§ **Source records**
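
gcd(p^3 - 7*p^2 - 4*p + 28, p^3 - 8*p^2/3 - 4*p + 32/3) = p^2 - 4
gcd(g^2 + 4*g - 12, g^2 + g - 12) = 1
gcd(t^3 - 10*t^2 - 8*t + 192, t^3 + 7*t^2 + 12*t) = t + 4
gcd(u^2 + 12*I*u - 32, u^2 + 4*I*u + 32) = u + 8*I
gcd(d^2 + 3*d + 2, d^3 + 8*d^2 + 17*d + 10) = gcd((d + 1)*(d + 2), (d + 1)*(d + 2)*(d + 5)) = d^2 + 3*d + 2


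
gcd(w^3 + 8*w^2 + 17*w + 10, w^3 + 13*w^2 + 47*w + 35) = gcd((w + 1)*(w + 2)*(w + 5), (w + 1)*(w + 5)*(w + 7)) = w^2 + 6*w + 5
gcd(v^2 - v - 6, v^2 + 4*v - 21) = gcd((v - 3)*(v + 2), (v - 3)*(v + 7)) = v - 3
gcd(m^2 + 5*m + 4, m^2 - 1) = m + 1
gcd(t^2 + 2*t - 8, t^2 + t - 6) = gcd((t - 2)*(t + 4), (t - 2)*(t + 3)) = t - 2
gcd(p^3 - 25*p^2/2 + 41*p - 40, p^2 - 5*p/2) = p - 5/2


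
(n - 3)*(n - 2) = n^2 - 5*n + 6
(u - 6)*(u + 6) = u^2 - 36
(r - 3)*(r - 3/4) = r^2 - 15*r/4 + 9/4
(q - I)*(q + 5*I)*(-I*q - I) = -I*q^3 + 4*q^2 - I*q^2 + 4*q - 5*I*q - 5*I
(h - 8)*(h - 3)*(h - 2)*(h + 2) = h^4 - 11*h^3 + 20*h^2 + 44*h - 96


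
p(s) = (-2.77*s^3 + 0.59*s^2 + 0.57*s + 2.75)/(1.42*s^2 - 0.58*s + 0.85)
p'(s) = (0.58 - 2.84*s)*(-2.77*s^3 + 0.59*s^2 + 0.57*s + 2.75)/(1.42*s^2 - 0.58*s + 0.85)^2 + (-8.31*s^2 + 1.18*s + 0.57)/(1.42*s^2 - 0.58*s + 0.85) = (-3.9334*s^4 + 3.2132*s^3 - 8.2151*s^2 - 6.807*s + 2.0795)/(2.0164*s^4 - 1.6472*s^3 + 2.7504*s^2 - 0.986*s + 0.7225)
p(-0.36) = 2.21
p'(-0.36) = 2.10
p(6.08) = -11.93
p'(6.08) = -2.01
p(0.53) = 2.98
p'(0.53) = -4.14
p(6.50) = -12.78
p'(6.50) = -2.00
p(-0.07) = 3.02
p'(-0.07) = 3.12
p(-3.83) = 6.90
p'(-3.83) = -1.96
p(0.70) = 2.18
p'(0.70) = -5.04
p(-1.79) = 3.03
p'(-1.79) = -1.71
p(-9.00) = 17.05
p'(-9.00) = -1.96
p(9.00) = -17.75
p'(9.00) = -1.98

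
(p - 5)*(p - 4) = p^2 - 9*p + 20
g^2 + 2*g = g*(g + 2)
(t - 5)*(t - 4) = t^2 - 9*t + 20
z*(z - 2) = z^2 - 2*z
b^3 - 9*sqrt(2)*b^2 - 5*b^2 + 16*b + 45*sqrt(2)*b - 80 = (b - 5)*(b - 8*sqrt(2))*(b - sqrt(2))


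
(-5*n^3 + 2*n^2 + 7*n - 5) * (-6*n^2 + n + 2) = 30*n^5 - 17*n^4 - 50*n^3 + 41*n^2 + 9*n - 10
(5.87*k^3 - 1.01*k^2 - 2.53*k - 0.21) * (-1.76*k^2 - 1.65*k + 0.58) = -10.3312*k^5 - 7.9079*k^4 + 9.5239*k^3 + 3.9583*k^2 - 1.1209*k - 0.1218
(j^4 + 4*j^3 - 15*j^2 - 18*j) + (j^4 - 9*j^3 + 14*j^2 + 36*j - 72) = 2*j^4 - 5*j^3 - j^2 + 18*j - 72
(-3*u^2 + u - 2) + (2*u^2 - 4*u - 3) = -u^2 - 3*u - 5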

§ **Exercise**
Retype the data in full, and keep every line identical to the original.

§ **Written solution**
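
gcd(p^3 - 7*p^2 - 4*p + 28, p^3 - 8*p^2/3 - 4*p + 32/3) = p^2 - 4
gcd(g^2 + 4*g - 12, g^2 + g - 12) = 1
gcd(t^3 - 10*t^2 - 8*t + 192, t^3 + 7*t^2 + 12*t) = t + 4
gcd(u^2 + 12*I*u - 32, u^2 + 4*I*u + 32) = u + 8*I
gcd(d^2 + 3*d + 2, d^3 + 8*d^2 + 17*d + 10) = gcd((d + 1)*(d + 2), (d + 1)*(d + 2)*(d + 5)) = d^2 + 3*d + 2


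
gcd(w^3 + 8*w^2 + 17*w + 10, w^3 + 13*w^2 + 47*w + 35) = gcd((w + 1)*(w + 2)*(w + 5), (w + 1)*(w + 5)*(w + 7)) = w^2 + 6*w + 5
gcd(v^2 - v - 6, v^2 + 4*v - 21) = gcd((v - 3)*(v + 2), (v - 3)*(v + 7)) = v - 3
gcd(m^2 + 5*m + 4, m^2 - 1) = m + 1
gcd(t^2 + 2*t - 8, t^2 + t - 6) = gcd((t - 2)*(t + 4), (t - 2)*(t + 3)) = t - 2
gcd(p^3 - 25*p^2/2 + 41*p - 40, p^2 - 5*p/2) = p - 5/2


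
(n - 3)*(n - 2) = n^2 - 5*n + 6
(u - 6)*(u + 6) = u^2 - 36
(r - 3)*(r - 3/4) = r^2 - 15*r/4 + 9/4
(q - I)*(q + 5*I)*(-I*q - I) = -I*q^3 + 4*q^2 - I*q^2 + 4*q - 5*I*q - 5*I
(h - 8)*(h - 3)*(h - 2)*(h + 2) = h^4 - 11*h^3 + 20*h^2 + 44*h - 96


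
p(s) = (-2.77*s^3 + 0.59*s^2 + 0.57*s + 2.75)/(1.42*s^2 - 0.58*s + 0.85)
p'(s) = (0.58 - 2.84*s)*(-2.77*s^3 + 0.59*s^2 + 0.57*s + 2.75)/(1.42*s^2 - 0.58*s + 0.85)^2 + (-8.31*s^2 + 1.18*s + 0.57)/(1.42*s^2 - 0.58*s + 0.85) = (-3.9334*s^4 + 3.2132*s^3 - 8.2151*s^2 - 6.807*s + 2.0795)/(2.0164*s^4 - 1.6472*s^3 + 2.7504*s^2 - 0.986*s + 0.7225)
p(-0.36) = 2.21
p'(-0.36) = 2.10
p(6.08) = -11.93
p'(6.08) = -2.01
p(0.53) = 2.98
p'(0.53) = -4.14
p(6.50) = -12.78
p'(6.50) = -2.00
p(-0.07) = 3.02
p'(-0.07) = 3.12
p(-3.83) = 6.90
p'(-3.83) = -1.96
p(0.70) = 2.18
p'(0.70) = -5.04
p(-1.79) = 3.03
p'(-1.79) = -1.71
p(-9.00) = 17.05
p'(-9.00) = -1.96
p(9.00) = -17.75
p'(9.00) = -1.98

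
(p - 5)*(p - 4) = p^2 - 9*p + 20
g^2 + 2*g = g*(g + 2)
(t - 5)*(t - 4) = t^2 - 9*t + 20
z*(z - 2) = z^2 - 2*z
b^3 - 9*sqrt(2)*b^2 - 5*b^2 + 16*b + 45*sqrt(2)*b - 80 = (b - 5)*(b - 8*sqrt(2))*(b - sqrt(2))


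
(-5*n^3 + 2*n^2 + 7*n - 5) * (-6*n^2 + n + 2) = 30*n^5 - 17*n^4 - 50*n^3 + 41*n^2 + 9*n - 10
(5.87*k^3 - 1.01*k^2 - 2.53*k - 0.21) * (-1.76*k^2 - 1.65*k + 0.58) = -10.3312*k^5 - 7.9079*k^4 + 9.5239*k^3 + 3.9583*k^2 - 1.1209*k - 0.1218
(j^4 + 4*j^3 - 15*j^2 - 18*j) + (j^4 - 9*j^3 + 14*j^2 + 36*j - 72) = 2*j^4 - 5*j^3 - j^2 + 18*j - 72
(-3*u^2 + u - 2) + (2*u^2 - 4*u - 3) = -u^2 - 3*u - 5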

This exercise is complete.